*** Block opens ***

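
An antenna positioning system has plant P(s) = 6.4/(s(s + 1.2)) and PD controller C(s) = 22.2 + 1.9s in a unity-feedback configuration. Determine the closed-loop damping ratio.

Forward path: (22.2 + 1.9s)·6.4/(s(s+1.2)). The closed-loop characteristic equation is s² + (1.2 + 6.4·1.9)s + 6.4·22.2 = 0.
That is s² + 13.36s + 142.1 = 0, so ω_n = 11.92 rad/s and ζ = 13.36/(2·11.92) = 0.5604.

ζ = 0.56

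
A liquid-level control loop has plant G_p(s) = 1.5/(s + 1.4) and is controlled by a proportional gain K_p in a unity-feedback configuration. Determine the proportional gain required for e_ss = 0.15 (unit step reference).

For a type-0 loop with proportional control, e_ss = 1/(1 + K_p·G_p(0)).
G_p(0) = 1.071. Require 1/(1 + K_p·1.071) = 0.15, so 1 + 1.071·K_p = 6.667.
K_p = (6.667 − 1)/1.071 = 5.29.

K_p = 5.29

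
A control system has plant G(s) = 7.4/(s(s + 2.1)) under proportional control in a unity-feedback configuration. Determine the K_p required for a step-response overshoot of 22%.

From %OS = 100·exp(−πζ/√(1−ζ²)) = 22%, ζ = −ln(0.22)/√(π²+ln²(0.22)) = 0.4342.
Characteristic equation s² + 2.1s + 7.4K_p = 0 gives ζ = 2.1/(2√(7.4K_p)).
Setting ζ = 0.4342: √(7.4K_p) = 2.1/(2·0.4342) = 2.418, so K_p = 5.849/7.4 = 0.79.

K_p = 0.79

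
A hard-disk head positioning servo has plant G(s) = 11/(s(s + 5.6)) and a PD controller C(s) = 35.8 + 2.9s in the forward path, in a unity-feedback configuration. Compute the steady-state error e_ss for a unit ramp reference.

The loop has one pole at the origin (type 1). Velocity error constant K_v = lim_{s→0} s·C(s)G(s) = 35.8·11/5.6 = 70.32.
Steady-state error to a unit ramp: e_ss = 1/K_v = 0.0142.

0.0142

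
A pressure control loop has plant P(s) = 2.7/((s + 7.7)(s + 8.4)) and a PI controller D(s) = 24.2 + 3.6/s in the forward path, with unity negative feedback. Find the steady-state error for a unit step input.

The open loop D(s)P(s) has a pole at the origin (type 1), so the static position error constant is infinite and e_ss = 1/(1+∞) = 0.

0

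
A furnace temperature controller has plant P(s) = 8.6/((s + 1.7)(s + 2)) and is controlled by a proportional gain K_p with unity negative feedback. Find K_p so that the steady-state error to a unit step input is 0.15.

The loop is type 0, so e_ss(step) = 1/(1 + K_pos) with K_pos = K_p·P(0).
P(0) = 2.529. Require 1/(1 + K_p·2.529) = 0.15, so 1 + 2.529·K_p = 6.667.
K_p = (6.667 − 1)/2.529 = 2.24.

K_p = 2.24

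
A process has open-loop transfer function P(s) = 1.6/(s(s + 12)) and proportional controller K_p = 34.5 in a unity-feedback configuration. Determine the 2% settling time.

T_s ≈ 0.667 s

From 1 + K_pP(s) = 0: s² + 12s + 55.2 = 0 ⇒ ω_n = 7.43, ζ = 0.8076.
2% settling time T_s ≈ 4/(ζω_n) = 4/6 = 0.667 s.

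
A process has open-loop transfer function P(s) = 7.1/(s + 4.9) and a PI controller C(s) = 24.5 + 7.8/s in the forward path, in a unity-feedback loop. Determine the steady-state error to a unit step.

0

The open loop C(s)P(s) has a pole at the origin (type 1), so the static position error constant is infinite and e_ss = 1/(1+∞) = 0.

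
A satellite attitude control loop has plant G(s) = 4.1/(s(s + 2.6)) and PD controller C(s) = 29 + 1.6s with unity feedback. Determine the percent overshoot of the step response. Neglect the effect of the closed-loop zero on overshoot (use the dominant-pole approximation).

Forward path: (29 + 1.6s)·4.1/(s(s+2.6)). The closed-loop characteristic equation is s² + (2.6 + 4.1·1.6)s + 4.1·29 = 0.
That is s² + 9.16s + 118.9 = 0, so ω_n = 10.9 rad/s and ζ = 9.16/(2·10.9) = 0.42.
%OS = 100·exp(−πζ/√(1−ζ²)) = 23.4%.

23.4%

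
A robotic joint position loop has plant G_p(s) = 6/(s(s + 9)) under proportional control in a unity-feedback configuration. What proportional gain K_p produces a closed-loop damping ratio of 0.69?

Closed-loop characteristic equation: s² + 9s + K_p·6 = 0.
So ω_n = √(6K_p) and 2ζω_n = 9, giving ζ = 9/(2√(6K_p)).
Setting ζ = 0.69: √(6K_p) = 9/(2·0.69) = 6.522, so K_p = 42.53/6 = 7.09.

K_p = 7.09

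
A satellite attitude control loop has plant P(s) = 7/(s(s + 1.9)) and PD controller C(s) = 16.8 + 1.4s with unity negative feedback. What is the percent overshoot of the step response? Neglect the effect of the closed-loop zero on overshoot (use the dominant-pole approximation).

13.4%

Forward path: (16.8 + 1.4s)·7/(s(s+1.9)). The closed-loop characteristic equation is s² + (1.9 + 7·1.4)s + 7·16.8 = 0.
That is s² + 11.7s + 117.6 = 0, so ω_n = 10.84 rad/s and ζ = 11.7/(2·10.84) = 0.5395.
%OS = 100·exp(−πζ/√(1−ζ²)) = 13.4%.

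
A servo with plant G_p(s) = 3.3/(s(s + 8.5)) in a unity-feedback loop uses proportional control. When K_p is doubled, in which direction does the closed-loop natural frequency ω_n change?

increase

ω_n = √(3.3·K_p), which grows with K_p.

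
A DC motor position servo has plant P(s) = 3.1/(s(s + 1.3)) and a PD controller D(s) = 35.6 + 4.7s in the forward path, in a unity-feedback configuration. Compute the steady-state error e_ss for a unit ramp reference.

0.0118

The loop has one pole at the origin (type 1). Velocity error constant K_v = lim_{s→0} s·D(s)P(s) = 35.6·3.1/1.3 = 84.89.
Steady-state error to a unit ramp: e_ss = 1/K_v = 0.0118.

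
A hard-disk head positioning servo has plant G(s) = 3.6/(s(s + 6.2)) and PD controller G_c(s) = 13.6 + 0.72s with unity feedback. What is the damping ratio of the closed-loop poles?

Forward path: (13.6 + 0.72s)·3.6/(s(s+6.2)). The closed-loop characteristic equation is s² + (6.2 + 3.6·0.72)s + 3.6·13.6 = 0.
That is s² + 8.792s + 48.96 = 0, so ω_n = 6.997 rad/s and ζ = 8.792/(2·6.997) = 0.6283.

ζ = 0.628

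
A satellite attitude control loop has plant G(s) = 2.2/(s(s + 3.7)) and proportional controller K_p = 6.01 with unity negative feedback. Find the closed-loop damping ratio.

With unity feedback the closed-loop characteristic equation is s² + 3.7s + 6.01·2.2 = s² + 3.7s + 13.22 = 0.
Matching s² + 2ζω_n s + ω_n²: ω_n = √13.22 = 3.636 rad/s and 2ζω_n = 3.7, so ζ = 3.7/(2·3.636) = 0.509.

ζ = 0.509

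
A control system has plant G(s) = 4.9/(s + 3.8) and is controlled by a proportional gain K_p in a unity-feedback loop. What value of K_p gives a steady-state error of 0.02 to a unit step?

Steady-state error for a unit step on this type-0 loop is 1/(1 + K_p·G(0)).
G(0) = 1.289. Require 1/(1 + K_p·1.289) = 0.02, so 1 + 1.289·K_p = 50.
K_p = (50 − 1)/1.289 = 38.

K_p = 38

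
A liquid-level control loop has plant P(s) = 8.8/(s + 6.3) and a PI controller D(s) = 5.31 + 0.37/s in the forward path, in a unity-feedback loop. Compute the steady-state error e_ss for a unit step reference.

The open loop D(s)P(s) has a pole at the origin (type 1), so the static position error constant is infinite and e_ss = 1/(1+∞) = 0.

0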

*** Block closes ***

The full listing must be retyped exactly as it stands.

→ **ANSWER BOX**:
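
An antenna positioning system has plant P(s) = 6.4/(s(s + 1.2)) and PD controller C(s) = 22.2 + 1.9s in a unity-feedback configuration. Determine the closed-loop damping ratio.

Forward path: (22.2 + 1.9s)·6.4/(s(s+1.2)). The closed-loop characteristic equation is s² + (1.2 + 6.4·1.9)s + 6.4·22.2 = 0.
That is s² + 13.36s + 142.1 = 0, so ω_n = 11.92 rad/s and ζ = 13.36/(2·11.92) = 0.5604.

ζ = 0.56

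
A liquid-level control loop has plant G_p(s) = 1.5/(s + 1.4) and is controlled by a proportional gain K_p in a unity-feedback configuration. Determine the proportional gain required for e_ss = 0.15 (unit step reference).

For a type-0 loop with proportional control, e_ss = 1/(1 + K_p·G_p(0)).
G_p(0) = 1.071. Require 1/(1 + K_p·1.071) = 0.15, so 1 + 1.071·K_p = 6.667.
K_p = (6.667 − 1)/1.071 = 5.29.

K_p = 5.29

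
A control system has plant G(s) = 7.4/(s(s + 2.1)) under proportional control in a unity-feedback configuration. Determine the K_p required for a step-response overshoot of 22%.

From %OS = 100·exp(−πζ/√(1−ζ²)) = 22%, ζ = −ln(0.22)/√(π²+ln²(0.22)) = 0.4342.
Characteristic equation s² + 2.1s + 7.4K_p = 0 gives ζ = 2.1/(2√(7.4K_p)).
Setting ζ = 0.4342: √(7.4K_p) = 2.1/(2·0.4342) = 2.418, so K_p = 5.849/7.4 = 0.79.

K_p = 0.79

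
A hard-disk head positioning servo has plant G(s) = 11/(s(s + 5.6)) and a PD controller C(s) = 35.8 + 2.9s in the forward path, in a unity-feedback configuration. Compute the steady-state error e_ss for a unit ramp reference.

The loop has one pole at the origin (type 1). Velocity error constant K_v = lim_{s→0} s·C(s)G(s) = 35.8·11/5.6 = 70.32.
Steady-state error to a unit ramp: e_ss = 1/K_v = 0.0142.

0.0142

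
A pressure control loop has plant P(s) = 2.7/((s + 7.7)(s + 8.4)) and a PI controller D(s) = 24.2 + 3.6/s in the forward path, with unity negative feedback. Find the steady-state error for a unit step input.

The open loop D(s)P(s) has a pole at the origin (type 1), so the static position error constant is infinite and e_ss = 1/(1+∞) = 0.

0

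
A furnace temperature controller has plant P(s) = 8.6/((s + 1.7)(s + 2)) and is controlled by a proportional gain K_p with unity negative feedback. Find K_p so that the steady-state error to a unit step input is 0.15.

The loop is type 0, so e_ss(step) = 1/(1 + K_pos) with K_pos = K_p·P(0).
P(0) = 2.529. Require 1/(1 + K_p·2.529) = 0.15, so 1 + 2.529·K_p = 6.667.
K_p = (6.667 − 1)/2.529 = 2.24.

K_p = 2.24

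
A process has open-loop transfer function P(s) = 1.6/(s(s + 12)) and proportional controller K_p = 34.5 in a unity-feedback configuration. Determine the 2% settling time.

T_s ≈ 0.667 s

From 1 + K_pP(s) = 0: s² + 12s + 55.2 = 0 ⇒ ω_n = 7.43, ζ = 0.8076.
2% settling time T_s ≈ 4/(ζω_n) = 4/6 = 0.667 s.

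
A process has open-loop transfer function P(s) = 7.1/(s + 4.9) and a PI controller C(s) = 24.5 + 7.8/s in the forward path, in a unity-feedback loop. Determine the steady-state error to a unit step.

0

The open loop C(s)P(s) has a pole at the origin (type 1), so the static position error constant is infinite and e_ss = 1/(1+∞) = 0.

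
A satellite attitude control loop has plant G(s) = 4.1/(s(s + 2.6)) and PD controller C(s) = 29 + 1.6s with unity feedback. Determine the percent overshoot of the step response. Neglect the effect of the closed-loop zero on overshoot (use the dominant-pole approximation).

Forward path: (29 + 1.6s)·4.1/(s(s+2.6)). The closed-loop characteristic equation is s² + (2.6 + 4.1·1.6)s + 4.1·29 = 0.
That is s² + 9.16s + 118.9 = 0, so ω_n = 10.9 rad/s and ζ = 9.16/(2·10.9) = 0.42.
%OS = 100·exp(−πζ/√(1−ζ²)) = 23.4%.

23.4%

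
A robotic joint position loop has plant G_p(s) = 6/(s(s + 9)) under proportional control in a unity-feedback configuration. What proportional gain K_p produces a closed-loop damping ratio of 0.69?

Closed-loop characteristic equation: s² + 9s + K_p·6 = 0.
So ω_n = √(6K_p) and 2ζω_n = 9, giving ζ = 9/(2√(6K_p)).
Setting ζ = 0.69: √(6K_p) = 9/(2·0.69) = 6.522, so K_p = 42.53/6 = 7.09.

K_p = 7.09

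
A satellite attitude control loop has plant P(s) = 7/(s(s + 1.9)) and PD controller C(s) = 16.8 + 1.4s with unity negative feedback. What is the percent overshoot of the step response? Neglect the effect of the closed-loop zero on overshoot (use the dominant-pole approximation).

13.4%

Forward path: (16.8 + 1.4s)·7/(s(s+1.9)). The closed-loop characteristic equation is s² + (1.9 + 7·1.4)s + 7·16.8 = 0.
That is s² + 11.7s + 117.6 = 0, so ω_n = 10.84 rad/s and ζ = 11.7/(2·10.84) = 0.5395.
%OS = 100·exp(−πζ/√(1−ζ²)) = 13.4%.

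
A servo with plant G_p(s) = 3.3/(s(s + 8.5)) in a unity-feedback loop uses proportional control. When K_p is doubled, in which direction does the closed-loop natural frequency ω_n change?

increase

ω_n = √(3.3·K_p), which grows with K_p.

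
A DC motor position servo has plant P(s) = 3.1/(s(s + 1.3)) and a PD controller D(s) = 35.6 + 4.7s in the forward path, in a unity-feedback configuration. Compute the steady-state error e_ss for a unit ramp reference.

0.0118

The loop has one pole at the origin (type 1). Velocity error constant K_v = lim_{s→0} s·D(s)P(s) = 35.6·3.1/1.3 = 84.89.
Steady-state error to a unit ramp: e_ss = 1/K_v = 0.0118.

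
A hard-disk head positioning servo has plant G(s) = 3.6/(s(s + 6.2)) and PD controller G_c(s) = 13.6 + 0.72s with unity feedback. What is the damping ratio of the closed-loop poles?

Forward path: (13.6 + 0.72s)·3.6/(s(s+6.2)). The closed-loop characteristic equation is s² + (6.2 + 3.6·0.72)s + 3.6·13.6 = 0.
That is s² + 8.792s + 48.96 = 0, so ω_n = 6.997 rad/s and ζ = 8.792/(2·6.997) = 0.6283.

ζ = 0.628

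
A satellite attitude control loop has plant G(s) = 2.2/(s(s + 3.7)) and proportional controller K_p = 6.01 with unity negative feedback. Find the closed-loop damping ratio.

With unity feedback the closed-loop characteristic equation is s² + 3.7s + 6.01·2.2 = s² + 3.7s + 13.22 = 0.
Matching s² + 2ζω_n s + ω_n²: ω_n = √13.22 = 3.636 rad/s and 2ζω_n = 3.7, so ζ = 3.7/(2·3.636) = 0.509.

ζ = 0.509

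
A control system has plant G(s) = 4.9/(s + 3.8) and is controlled by a proportional gain K_p in a unity-feedback loop. What value of K_p gives a steady-state error of 0.02 to a unit step?

Steady-state error for a unit step on this type-0 loop is 1/(1 + K_p·G(0)).
G(0) = 1.289. Require 1/(1 + K_p·1.289) = 0.02, so 1 + 1.289·K_p = 50.
K_p = (50 − 1)/1.289 = 38.

K_p = 38

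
A liquid-level control loop has plant P(s) = 8.8/(s + 6.3) and a PI controller D(s) = 5.31 + 0.37/s in the forward path, in a unity-feedback loop. Compute the steady-state error e_ss for a unit step reference.

The open loop D(s)P(s) has a pole at the origin (type 1), so the static position error constant is infinite and e_ss = 1/(1+∞) = 0.

0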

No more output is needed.